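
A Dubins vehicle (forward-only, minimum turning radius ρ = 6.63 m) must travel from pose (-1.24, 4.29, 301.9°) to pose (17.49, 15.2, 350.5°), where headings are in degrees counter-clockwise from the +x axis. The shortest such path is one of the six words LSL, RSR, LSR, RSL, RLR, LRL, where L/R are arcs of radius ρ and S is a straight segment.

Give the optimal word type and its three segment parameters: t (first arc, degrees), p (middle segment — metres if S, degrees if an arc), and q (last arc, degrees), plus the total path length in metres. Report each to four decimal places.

Let ψ = atan2(Δy, Δx) = atan2(10.91, 18.73) = 30.2203° be the start→goal bearing.
Normalize: d = |goal − start| / ρ = 21.675816/6.63 = 3.269354, α = (θ_start − ψ) mod 360° = 271.6797° = 4.741706 rad, β = (θ_goal − ψ) mod 360° = 320.2797° = 5.589936 rad.
Common terms: sin α = -0.999570, cos α = 0.029312, sin β = -0.639040, cos β = 0.769173, cos(α−β) = 0.661312, d² = 10.688675. Work in radians in the unit-radius frame; every candidate has L = ρ·(t + p + q).
LSL: p² = 2 + d² − 2cos(α−β) + 2d(sin α − sin β) = 9.008650; p = √p² = 3.001441; φ = atan2(cos β − cos α, d + sin α − sin β) = 0.249069 rad; t = (φ − α) mod 2π = 1.790549 rad, q = (β − φ) mod 2π = 5.340866 rad → L = 6.63·(1.790549 + 3.001441 + 5.340866) = 6.63·10.132857 = 67.180839 m
RSR: p² = 2 + d² − 2cos(α−β) + 2d(sin β − sin α) = 13.723452; p = √p² = 3.704518; φ = atan2(cos α − cos β, d − sin α + sin β) = -0.201071 rad; t = (α − φ) mod 2π = 4.942776 rad, q = (φ − β) mod 2π = 0.492179 rad → L = 6.63·(4.942776 + 3.704518 + 0.492179) = 6.63·9.139473 = 60.594706 m
LSR: p² = d² − 2 + 2cos(α−β) + 2d(sin α + sin β) = -0.703097 < 0 → infeasible
RSL: p² = d² − 2 + 2cos(α−β) − 2d(sin α + sin β) = 20.725693; p = √p² = 4.552548; φ = atan2(cos α + cos β, d − sin α − sin β) − atan2(2, p) = -0.252654 rad; t = (α − φ) mod 2π = 4.994359 rad, q = (β − φ) mod 2π = 5.842589 rad → L = 6.63·(4.994359 + 4.552548 + 5.842589) = 6.63·15.389496 = 102.032360 m
RLR: c = (6 − d² + 2cos(α−β) + 2d(sin α − sin β))/8 = -0.715431; p = 2π − arccos c = 3.915148 rad; φ = atan2(cos α − cos β, d − sin α + sin β) = -0.201071 rad; t = (α − φ + p/2) mod 2π = 0.617165 rad, q = (α − β − t + p) mod 2π = 2.449753 rad → L = 6.63·(0.617165 + 3.915148 + 2.449753) = 6.63·6.982065 = 46.291091 m
LRL: c = (6 − d² + 2cos(α−β) − 2d(sin α − sin β))/8 = -0.126081; p = 2π − arccos c = 4.585971 rad; φ = atan2(cos β − cos α, d + sin α − sin β) = 0.249069 rad; t = (φ − α + p/2) mod 2π = 4.083535 rad, q = (β − α − t + p) mod 2π = 1.350667 rad → L = 6.63·(4.083535 + 4.585971 + 1.350667) = 6.63·10.020173 = 66.433744 m
Shortest: RLR with L = 46.291091 m ≈ 46.2911 m
Convert RLR to answer units (arcs ×180/π): t = 0.617165·180/π = 35.3609°, p = 3.915148·180/π = 224.3214°, q = 2.449753·180/π = 140.3605°, L = 46.2911 m.

RLR: t = 35.3609°, p = 224.3214°, q = 140.3605°, L = 46.2911 m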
_ _ _
The problem: Could you output all of the records above exactly as given?

Written response:
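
A Dubins vehicle (forward-only, minimum turning radius ρ = 6.63 m) must travel from pose (-1.24, 4.29, 301.9°) to pose (17.49, 15.2, 350.5°), where headings are in degrees counter-clockwise from the +x axis. The shortest such path is one of the six words LSL, RSR, LSR, RSL, RLR, LRL, where L/R are arcs of radius ρ and S is a straight segment.

Give the optimal word type and its three segment parameters: t (first arc, degrees), p (middle segment — metres if S, degrees if an arc), and q (last arc, degrees), plus the total path length in metres. Report each to four decimal places.

Let ψ = atan2(Δy, Δx) = atan2(10.91, 18.73) = 30.2203° be the start→goal bearing.
Normalize: d = |goal − start| / ρ = 21.675816/6.63 = 3.269354, α = (θ_start − ψ) mod 360° = 271.6797° = 4.741706 rad, β = (θ_goal − ψ) mod 360° = 320.2797° = 5.589936 rad.
Common terms: sin α = -0.999570, cos α = 0.029312, sin β = -0.639040, cos β = 0.769173, cos(α−β) = 0.661312, d² = 10.688675. Work in radians in the unit-radius frame; every candidate has L = ρ·(t + p + q).
LSL: p² = 2 + d² − 2cos(α−β) + 2d(sin α − sin β) = 9.008650; p = √p² = 3.001441; φ = atan2(cos β − cos α, d + sin α − sin β) = 0.249069 rad; t = (φ − α) mod 2π = 1.790549 rad, q = (β − φ) mod 2π = 5.340866 rad → L = 6.63·(1.790549 + 3.001441 + 5.340866) = 6.63·10.132857 = 67.180839 m
RSR: p² = 2 + d² − 2cos(α−β) + 2d(sin β − sin α) = 13.723452; p = √p² = 3.704518; φ = atan2(cos α − cos β, d − sin α + sin β) = -0.201071 rad; t = (α − φ) mod 2π = 4.942776 rad, q = (φ − β) mod 2π = 0.492179 rad → L = 6.63·(4.942776 + 3.704518 + 0.492179) = 6.63·9.139473 = 60.594706 m
LSR: p² = d² − 2 + 2cos(α−β) + 2d(sin α + sin β) = -0.703097 < 0 → infeasible
RSL: p² = d² − 2 + 2cos(α−β) − 2d(sin α + sin β) = 20.725693; p = √p² = 4.552548; φ = atan2(cos α + cos β, d − sin α − sin β) − atan2(2, p) = -0.252654 rad; t = (α − φ) mod 2π = 4.994359 rad, q = (β − φ) mod 2π = 5.842589 rad → L = 6.63·(4.994359 + 4.552548 + 5.842589) = 6.63·15.389496 = 102.032360 m
RLR: c = (6 − d² + 2cos(α−β) + 2d(sin α − sin β))/8 = -0.715431; p = 2π − arccos c = 3.915148 rad; φ = atan2(cos α − cos β, d − sin α + sin β) = -0.201071 rad; t = (α − φ + p/2) mod 2π = 0.617165 rad, q = (α − β − t + p) mod 2π = 2.449753 rad → L = 6.63·(0.617165 + 3.915148 + 2.449753) = 6.63·6.982065 = 46.291091 m
LRL: c = (6 − d² + 2cos(α−β) − 2d(sin α − sin β))/8 = -0.126081; p = 2π − arccos c = 4.585971 rad; φ = atan2(cos β − cos α, d + sin α − sin β) = 0.249069 rad; t = (φ − α + p/2) mod 2π = 4.083535 rad, q = (β − α − t + p) mod 2π = 1.350667 rad → L = 6.63·(4.083535 + 4.585971 + 1.350667) = 6.63·10.020173 = 66.433744 m
Shortest: RLR with L = 46.291091 m ≈ 46.2911 m
Convert RLR to answer units (arcs ×180/π): t = 0.617165·180/π = 35.3609°, p = 3.915148·180/π = 224.3214°, q = 2.449753·180/π = 140.3605°, L = 46.2911 m.

RLR: t = 35.3609°, p = 224.3214°, q = 140.3605°, L = 46.2911 m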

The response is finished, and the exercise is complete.